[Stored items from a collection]

━━━━━━

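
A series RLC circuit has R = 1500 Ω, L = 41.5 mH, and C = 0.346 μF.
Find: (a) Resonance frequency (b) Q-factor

Step 1 — Resonance condition Im(Z)=0 gives ω₀ = 1/√(LC).
Step 2 — ω₀ = 1/√(0.0415·3.46e-07) = 8345 rad/s.
Step 3 — f₀ = ω₀/(2π) = 1328 Hz.
Step 4 — Series Q: Q = ω₀L/R = 8345·0.0415/1500 = 0.2309.

(a) f₀ = 1328 Hz  (b) Q = 0.2309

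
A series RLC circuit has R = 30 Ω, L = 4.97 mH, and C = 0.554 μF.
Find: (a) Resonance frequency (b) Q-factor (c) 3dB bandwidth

Step 1 — Resonance condition Im(Z)=0 gives ω₀ = 1/√(LC).
Step 2 — ω₀ = 1/√(0.00497·5.54e-07) = 1.906e+04 rad/s.
Step 3 — f₀ = ω₀/(2π) = 3033 Hz.
Step 4 — Series Q: Q = ω₀L/R = 1.906e+04·0.00497/30 = 3.157.
Step 5 — 3dB bandwidth: Δω = ω₀/Q = 6036 rad/s; BW = Δω/(2π) = 960.7 Hz.

(a) f₀ = 3033 Hz  (b) Q = 3.157  (c) BW = 960.7 Hz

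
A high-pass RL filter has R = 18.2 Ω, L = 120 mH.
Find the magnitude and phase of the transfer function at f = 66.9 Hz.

Step 1 — Angular frequency: ω = 2π·66.9 = 420.3 rad/s.
Step 2 — Transfer function: H(jω) = jωL/(R + jωL).
Step 3 — Numerator jωL = j·50.44; denominator R + jωL = 18.2 + j50.44.
Step 4 — H = 0.8848 + j0.3193.
Step 5 — Magnitude: |H| = 0.9406 (-0.5 dB); phase: φ = 19.8°.

|H| = 0.9406 (-0.5 dB), φ = 19.8°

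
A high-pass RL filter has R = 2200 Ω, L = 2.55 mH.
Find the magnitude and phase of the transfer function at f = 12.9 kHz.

Step 1 — Angular frequency: ω = 2π·1.29e+04 = 8.105e+04 rad/s.
Step 2 — Transfer function: H(jω) = jωL/(R + jωL).
Step 3 — Numerator jωL = j·206.7; denominator R + jωL = 2200 + j206.7.
Step 4 — H = 0.008749 + j0.09313.
Step 5 — Magnitude: |H| = 0.09354 (-20.6 dB); phase: φ = 84.6°.

|H| = 0.09354 (-20.6 dB), φ = 84.6°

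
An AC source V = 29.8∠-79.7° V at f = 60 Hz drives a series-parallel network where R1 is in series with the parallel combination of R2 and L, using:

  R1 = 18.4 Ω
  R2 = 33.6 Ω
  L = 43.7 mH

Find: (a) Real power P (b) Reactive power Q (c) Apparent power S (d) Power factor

Step 1 — Angular frequency: ω = 2π·f = 2π·60 = 377 rad/s.
Step 2 — Component impedances:
  R1: Z = R = 18.4 Ω
  R2: Z = R = 33.6 Ω
  L: Z = jωL = j·377·0.0437 = 0 + j16.47 Ω
Step 3 — Parallel branch: R2 || L = 1/(1/R2 + 1/L) = 6.512 + j13.28 Ω.
Step 4 — Series with R1: Z_total = R1 + (R2 || L) = 24.91 + j13.28 Ω = 28.23∠28.1° Ω.
Step 5 — Source phasor: V = 29.8∠-79.7° V = 5.328 - j29.32 V.
Step 6 — Current: I = V / Z = -0.322 - j1.005 A = 1.056∠-107.8° A.
Step 7 — Complex power: S = V·I* = 27.76 + j14.8 VA.
Step 8 — Real power: P = Re(S) = 27.76 W.
Step 9 — Reactive power: Q = Im(S) = 14.8 VAR.
Step 10 — Apparent power: |S| = 31.46 VA.
Step 11 — Power factor: PF = P/|S| = 0.8824 (lagging).

(a) P = 27.76 W  (b) Q = 14.8 VAR  (c) S = 31.46 VA  (d) PF = 0.8824 (lagging)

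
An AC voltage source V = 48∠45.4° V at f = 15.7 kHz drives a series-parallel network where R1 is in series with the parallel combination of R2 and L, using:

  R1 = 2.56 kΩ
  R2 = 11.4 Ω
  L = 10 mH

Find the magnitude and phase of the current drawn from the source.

Step 1 — Angular frequency: ω = 2π·f = 2π·1.57e+04 = 9.865e+04 rad/s.
Step 2 — Component impedances:
  R1: Z = R = 2560 Ω
  R2: Z = R = 11.4 Ω
  L: Z = jωL = j·9.865e+04·0.01 = 0 + j986.5 Ω
Step 3 — Parallel branch: R2 || L = 1/(1/R2 + 1/L) = 11.4 + j0.1317 Ω.
Step 4 — Series with R1: Z_total = R1 + (R2 || L) = 2571 + j0.1317 Ω = 2571∠0.0° Ω.
Step 5 — Source phasor: V = 48∠45.4° V = 33.7 + j34.18 V.
Step 6 — Ohm's law: I = V / Z_total = (33.7 + j34.18) / (2571 + j0.1317) = 0.01311 + j0.01329 A.
Step 7 — Convert to polar: |I| = 0.01867 A, ∠I = 45.4°.

I = 0.01867∠45.4° A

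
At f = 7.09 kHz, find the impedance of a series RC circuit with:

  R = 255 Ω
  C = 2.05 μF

Step 1 — Angular frequency: ω = 2π·f = 2π·7090 = 4.455e+04 rad/s.
Step 2 — Component impedances:
  R: Z = R = 255 Ω
  C: Z = 1/(jωC) = -j/(ω·C) = 0 - j10.95 Ω
Step 3 — Series combination: Z_total = R + C = 255 - j10.95 Ω = 255.2∠-2.5° Ω.

Z = 255 - j10.95 Ω = 255.2∠-2.5° Ω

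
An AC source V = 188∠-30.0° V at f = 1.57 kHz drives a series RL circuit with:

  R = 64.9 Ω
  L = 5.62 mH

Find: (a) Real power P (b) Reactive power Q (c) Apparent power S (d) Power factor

Step 1 — Angular frequency: ω = 2π·f = 2π·1570 = 9865 rad/s.
Step 2 — Component impedances:
  R: Z = R = 64.9 Ω
  L: Z = jωL = j·9865·0.00562 = 0 + j55.44 Ω
Step 3 — Series combination: Z_total = R + L = 64.9 + j55.44 Ω = 85.36∠40.5° Ω.
Step 4 — Source phasor: V = 188∠-30.0° V = 162.8 - j94 V.
Step 5 — Current: I = V / Z = 0.7351 - j2.076 A = 2.203∠-70.5° A.
Step 6 — Complex power: S = V·I* = 314.8 + j269 VA.
Step 7 — Real power: P = Re(S) = 314.8 W.
Step 8 — Reactive power: Q = Im(S) = 269 VAR.
Step 9 — Apparent power: |S| = 414.1 VA.
Step 10 — Power factor: PF = P/|S| = 0.7604 (lagging).

(a) P = 314.8 W  (b) Q = 269 VAR  (c) S = 414.1 VA  (d) PF = 0.7604 (lagging)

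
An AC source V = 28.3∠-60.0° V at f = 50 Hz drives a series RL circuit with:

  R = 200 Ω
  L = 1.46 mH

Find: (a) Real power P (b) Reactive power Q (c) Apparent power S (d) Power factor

Step 1 — Angular frequency: ω = 2π·f = 2π·50 = 314.2 rad/s.
Step 2 — Component impedances:
  R: Z = R = 200 Ω
  L: Z = jωL = j·314.2·0.00146 = 0 + j0.4587 Ω
Step 3 — Series combination: Z_total = R + L = 200 + j0.4587 Ω = 200∠0.1° Ω.
Step 4 — Source phasor: V = 28.3∠-60.0° V = 14.15 - j24.51 V.
Step 5 — Current: I = V / Z = 0.07047 - j0.1227 A = 0.1415∠-60.1° A.
Step 6 — Complex power: S = V·I* = 4.004 + j0.009184 VA.
Step 7 — Real power: P = Re(S) = 4.004 W.
Step 8 — Reactive power: Q = Im(S) = 0.009184 VAR.
Step 9 — Apparent power: |S| = 4.004 VA.
Step 10 — Power factor: PF = P/|S| = 1 (lagging).

(a) P = 4.004 W  (b) Q = 0.009184 VAR  (c) S = 4.004 VA  (d) PF = 1 (lagging)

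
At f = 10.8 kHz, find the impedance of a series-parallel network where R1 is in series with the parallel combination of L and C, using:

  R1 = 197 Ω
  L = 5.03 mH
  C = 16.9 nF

Step 1 — Angular frequency: ω = 2π·f = 2π·1.08e+04 = 6.786e+04 rad/s.
Step 2 — Component impedances:
  R1: Z = R = 197 Ω
  L: Z = jωL = j·6.786e+04·0.00503 = 0 + j341.3 Ω
  C: Z = 1/(jωC) = -j/(ω·C) = 0 - j872 Ω
Step 3 — Parallel branch: L || C = 1/(1/L + 1/C) = 0 + j560.9 Ω.
Step 4 — Series with R1: Z_total = R1 + (L || C) = 197 + j560.9 Ω = 594.5∠70.6° Ω.

Z = 197 + j560.9 Ω = 594.5∠70.6° Ω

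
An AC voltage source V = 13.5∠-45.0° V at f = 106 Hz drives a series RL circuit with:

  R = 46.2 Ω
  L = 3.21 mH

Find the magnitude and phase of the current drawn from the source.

Step 1 — Angular frequency: ω = 2π·f = 2π·106 = 666 rad/s.
Step 2 — Component impedances:
  R: Z = R = 46.2 Ω
  L: Z = jωL = j·666·0.00321 = 0 + j2.138 Ω
Step 3 — Series combination: Z_total = R + L = 46.2 + j2.138 Ω = 46.25∠2.6° Ω.
Step 4 — Source phasor: V = 13.5∠-45.0° V = 9.546 - j9.546 V.
Step 5 — Ohm's law: I = V / Z_total = (9.546 - j9.546) / (46.2 + j2.138) = 0.1966 - j0.2157 A.
Step 6 — Convert to polar: |I| = 0.2919 A, ∠I = -47.6°.

I = 0.2919∠-47.6° A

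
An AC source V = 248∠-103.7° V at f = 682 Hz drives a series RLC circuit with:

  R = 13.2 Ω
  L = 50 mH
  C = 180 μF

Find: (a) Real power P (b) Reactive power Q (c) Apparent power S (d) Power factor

Step 1 — Angular frequency: ω = 2π·f = 2π·682 = 4285 rad/s.
Step 2 — Component impedances:
  R: Z = R = 13.2 Ω
  L: Z = jωL = j·4285·0.05 = 0 + j214.3 Ω
  C: Z = 1/(jωC) = -j/(ω·C) = 0 - j1.296 Ω
Step 3 — Series combination: Z_total = R + L + C = 13.2 + j213 Ω = 213.4∠86.5° Ω.
Step 4 — Source phasor: V = 248∠-103.7° V = -58.74 - j240.9 V.
Step 5 — Current: I = V / Z = -1.144 + j0.2049 A = 1.162∠169.8° A.
Step 6 — Complex power: S = V·I* = 17.83 + j287.7 VA.
Step 7 — Real power: P = Re(S) = 17.83 W.
Step 8 — Reactive power: Q = Im(S) = 287.7 VAR.
Step 9 — Apparent power: |S| = 288.3 VA.
Step 10 — Power factor: PF = P/|S| = 0.06186 (lagging).

(a) P = 17.83 W  (b) Q = 287.7 VAR  (c) S = 288.3 VA  (d) PF = 0.06186 (lagging)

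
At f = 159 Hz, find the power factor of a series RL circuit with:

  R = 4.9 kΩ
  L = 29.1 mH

Step 1 — Angular frequency: ω = 2π·f = 2π·159 = 999 rad/s.
Step 2 — Component impedances:
  R: Z = R = 4900 Ω
  L: Z = jωL = j·999·0.0291 = 0 + j29.07 Ω
Step 3 — Series combination: Z_total = R + L = 4900 + j29.07 Ω = 4900∠0.3° Ω.
Step 4 — Power factor: PF = cos(φ) = Re(Z)/|Z| = 4900/4900 = 1.
Step 5 — Type: Im(Z) = 29.07 ⇒ lagging (phase φ = 0.3°).

PF = 1 (lagging, φ = 0.3°)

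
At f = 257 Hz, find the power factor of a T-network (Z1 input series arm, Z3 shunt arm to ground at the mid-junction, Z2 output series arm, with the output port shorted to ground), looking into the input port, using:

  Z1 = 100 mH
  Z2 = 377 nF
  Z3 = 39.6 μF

Step 1 — Angular frequency: ω = 2π·f = 2π·257 = 1615 rad/s.
Step 2 — Component impedances:
  Z1: Z = jωL = j·1615·0.1 = 0 + j161.5 Ω
  Z2: Z = 1/(jωC) = -j/(ω·C) = 0 - j1643 Ω
  Z3: Z = 1/(jωC) = -j/(ω·C) = 0 - j15.64 Ω
Step 3 — With the output port shorted to ground, the output series arm Z2 runs from the junction to ground; the shunt arm Z3 also runs from the junction to ground. They appear in parallel: Z3 || Z2 = 0 - j15.49 Ω.
Step 4 — Series with input arm Z1: Z_in = Z1 + (Z3 || Z2) = 0 + j146 Ω = 146∠90.0° Ω.
Step 5 — Power factor: PF = cos(φ) = Re(Z)/|Z| = 0/146 = 0.
Step 6 — Type: Im(Z) = 146 ⇒ lagging (phase φ = 90.0°).

PF = 0 (lagging, φ = 90.0°)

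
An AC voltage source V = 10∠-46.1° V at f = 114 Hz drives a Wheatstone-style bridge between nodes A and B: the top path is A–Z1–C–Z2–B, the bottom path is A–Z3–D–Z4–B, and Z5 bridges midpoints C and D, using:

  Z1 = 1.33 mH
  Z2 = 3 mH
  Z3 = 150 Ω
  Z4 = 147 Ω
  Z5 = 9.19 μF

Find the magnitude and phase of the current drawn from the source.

Step 1 — Angular frequency: ω = 2π·f = 2π·114 = 716.3 rad/s.
Step 2 — Component impedances:
  Z1: Z = jωL = j·716.3·0.00133 = 0 + j0.9527 Ω
  Z2: Z = jωL = j·716.3·0.003 = 0 + j2.149 Ω
  Z3: Z = R = 150 Ω
  Z4: Z = R = 147 Ω
  Z5: Z = 1/(jωC) = -j/(ω·C) = 0 - j151.9 Ω
Step 3 — Bridge requires nodal analysis (the Z5 bridge couples midpoints C and D, so the two paths cannot be reduced to a simple series/parallel combination). Setting node B to ground and injecting 1 A at node A, the 3-node admittance system at A, C, D solves to V_A = Z_AB = 0.03341 + j3.103 Ω = 3.103∠89.4° Ω.
Step 4 — Source phasor: V = 10∠-46.1° V = 6.934 - j7.206 V.
Step 5 — Ohm's law: I = V / Z_total = (6.934 - j7.206) / (0.03341 + j3.103) = -2.298 - j2.259 A.
Step 6 — Convert to polar: |I| = 3.222 A, ∠I = -135.5°.

I = 3.222∠-135.5° A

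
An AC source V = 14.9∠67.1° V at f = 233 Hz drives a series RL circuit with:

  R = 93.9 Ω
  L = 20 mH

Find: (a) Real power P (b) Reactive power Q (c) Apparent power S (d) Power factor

Step 1 — Angular frequency: ω = 2π·f = 2π·233 = 1464 rad/s.
Step 2 — Component impedances:
  R: Z = R = 93.9 Ω
  L: Z = jωL = j·1464·0.02 = 0 + j29.28 Ω
Step 3 — Series combination: Z_total = R + L = 93.9 + j29.28 Ω = 98.36∠17.3° Ω.
Step 4 — Source phasor: V = 14.9∠67.1° V = 5.798 + j13.73 V.
Step 5 — Current: I = V / Z = 0.09781 + j0.1157 A = 0.1515∠49.8° A.
Step 6 — Complex power: S = V·I* = 2.155 + j0.6719 VA.
Step 7 — Real power: P = Re(S) = 2.155 W.
Step 8 — Reactive power: Q = Im(S) = 0.6719 VAR.
Step 9 — Apparent power: |S| = 2.257 VA.
Step 10 — Power factor: PF = P/|S| = 0.9547 (lagging).

(a) P = 2.155 W  (b) Q = 0.6719 VAR  (c) S = 2.257 VA  (d) PF = 0.9547 (lagging)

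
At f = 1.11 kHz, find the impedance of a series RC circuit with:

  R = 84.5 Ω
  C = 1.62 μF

Step 1 — Angular frequency: ω = 2π·f = 2π·1110 = 6974 rad/s.
Step 2 — Component impedances:
  R: Z = R = 84.5 Ω
  C: Z = 1/(jωC) = -j/(ω·C) = 0 - j88.51 Ω
Step 3 — Series combination: Z_total = R + C = 84.5 - j88.51 Ω = 122.4∠-46.3° Ω.

Z = 84.5 - j88.51 Ω = 122.4∠-46.3° Ω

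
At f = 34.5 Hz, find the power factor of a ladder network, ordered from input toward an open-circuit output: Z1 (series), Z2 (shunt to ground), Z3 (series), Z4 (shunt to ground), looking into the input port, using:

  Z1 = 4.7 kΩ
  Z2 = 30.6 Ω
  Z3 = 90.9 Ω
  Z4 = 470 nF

Step 1 — Angular frequency: ω = 2π·f = 2π·34.5 = 216.8 rad/s.
Step 2 — Component impedances:
  Z1: Z = R = 4700 Ω
  Z2: Z = R = 30.6 Ω
  Z3: Z = R = 90.9 Ω
  Z4: Z = 1/(jωC) = -j/(ω·C) = 0 - j9815 Ω
Step 3 — Ladder network (open output): work backward from the far end, alternating series and parallel combinations. Z_in = 4731 - j0.09538 Ω = 4731∠-0.0° Ω.
Step 4 — Power factor: PF = cos(φ) = Re(Z)/|Z| = 4731/4731 = 1.
Step 5 — Type: Im(Z) = -0.09538 ⇒ leading (phase φ = -0.0°).

PF = 1 (leading, φ = -0.0°)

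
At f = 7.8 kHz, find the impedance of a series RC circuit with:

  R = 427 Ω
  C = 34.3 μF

Step 1 — Angular frequency: ω = 2π·f = 2π·7800 = 4.901e+04 rad/s.
Step 2 — Component impedances:
  R: Z = R = 427 Ω
  C: Z = 1/(jωC) = -j/(ω·C) = 0 - j0.5949 Ω
Step 3 — Series combination: Z_total = R + C = 427 - j0.5949 Ω = 427∠-0.1° Ω.

Z = 427 - j0.5949 Ω = 427∠-0.1° Ω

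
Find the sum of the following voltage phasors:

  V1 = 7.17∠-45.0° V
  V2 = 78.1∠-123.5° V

Step 1 — Convert each phasor to rectangular form:
  V1 = 7.17·(cos(-45.0°) + j·sin(-45.0°)) = 5.07 - j5.07 V
  V2 = 78.1·(cos(-123.5°) + j·sin(-123.5°)) = -43.11 - j65.13 V
Step 2 — Sum components: V_total = -38.04 - j70.2 V.
Step 3 — Convert to polar: |V_total| = 79.84 V, ∠V_total = -118.5°.

V_total = 79.84∠-118.5° V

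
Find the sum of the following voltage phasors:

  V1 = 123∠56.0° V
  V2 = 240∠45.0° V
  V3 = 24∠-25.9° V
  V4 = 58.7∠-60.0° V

Step 1 — Convert each phasor to rectangular form:
  V1 = 123·(cos(56.0°) + j·sin(56.0°)) = 68.78 + j102 V
  V2 = 240·(cos(45.0°) + j·sin(45.0°)) = 169.7 + j169.7 V
  V3 = 24·(cos(-25.9°) + j·sin(-25.9°)) = 21.59 - j10.48 V
  V4 = 58.7·(cos(-60.0°) + j·sin(-60.0°)) = 29.35 - j50.84 V
Step 2 — Sum components: V_total = 289.4 + j210.4 V.
Step 3 — Convert to polar: |V_total| = 357.8 V, ∠V_total = 36.0°.

V_total = 357.8∠36.0° V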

━━━━━━

» Exercise prompt: The line with "L = 43.7 mH" marks the end; reproduce exactly every line from the start of the entries up to it, that line included.

» Task response:
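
A series RLC circuit has R = 1500 Ω, L = 41.5 mH, and C = 0.346 μF.
Find: (a) Resonance frequency (b) Q-factor

Step 1 — Resonance condition Im(Z)=0 gives ω₀ = 1/√(LC).
Step 2 — ω₀ = 1/√(0.0415·3.46e-07) = 8345 rad/s.
Step 3 — f₀ = ω₀/(2π) = 1328 Hz.
Step 4 — Series Q: Q = ω₀L/R = 8345·0.0415/1500 = 0.2309.

(a) f₀ = 1328 Hz  (b) Q = 0.2309

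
A series RLC circuit has R = 30 Ω, L = 4.97 mH, and C = 0.554 μF.
Find: (a) Resonance frequency (b) Q-factor (c) 3dB bandwidth

Step 1 — Resonance condition Im(Z)=0 gives ω₀ = 1/√(LC).
Step 2 — ω₀ = 1/√(0.00497·5.54e-07) = 1.906e+04 rad/s.
Step 3 — f₀ = ω₀/(2π) = 3033 Hz.
Step 4 — Series Q: Q = ω₀L/R = 1.906e+04·0.00497/30 = 3.157.
Step 5 — 3dB bandwidth: Δω = ω₀/Q = 6036 rad/s; BW = Δω/(2π) = 960.7 Hz.

(a) f₀ = 3033 Hz  (b) Q = 3.157  (c) BW = 960.7 Hz

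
A high-pass RL filter has R = 18.2 Ω, L = 120 mH.
Find the magnitude and phase of the transfer function at f = 66.9 Hz.

Step 1 — Angular frequency: ω = 2π·66.9 = 420.3 rad/s.
Step 2 — Transfer function: H(jω) = jωL/(R + jωL).
Step 3 — Numerator jωL = j·50.44; denominator R + jωL = 18.2 + j50.44.
Step 4 — H = 0.8848 + j0.3193.
Step 5 — Magnitude: |H| = 0.9406 (-0.5 dB); phase: φ = 19.8°.

|H| = 0.9406 (-0.5 dB), φ = 19.8°

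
A high-pass RL filter has R = 2200 Ω, L = 2.55 mH.
Find the magnitude and phase of the transfer function at f = 12.9 kHz.

Step 1 — Angular frequency: ω = 2π·1.29e+04 = 8.105e+04 rad/s.
Step 2 — Transfer function: H(jω) = jωL/(R + jωL).
Step 3 — Numerator jωL = j·206.7; denominator R + jωL = 2200 + j206.7.
Step 4 — H = 0.008749 + j0.09313.
Step 5 — Magnitude: |H| = 0.09354 (-20.6 dB); phase: φ = 84.6°.

|H| = 0.09354 (-20.6 dB), φ = 84.6°

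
An AC source V = 29.8∠-79.7° V at f = 60 Hz drives a series-parallel network where R1 is in series with the parallel combination of R2 and L, using:

  R1 = 18.4 Ω
  R2 = 33.6 Ω
  L = 43.7 mH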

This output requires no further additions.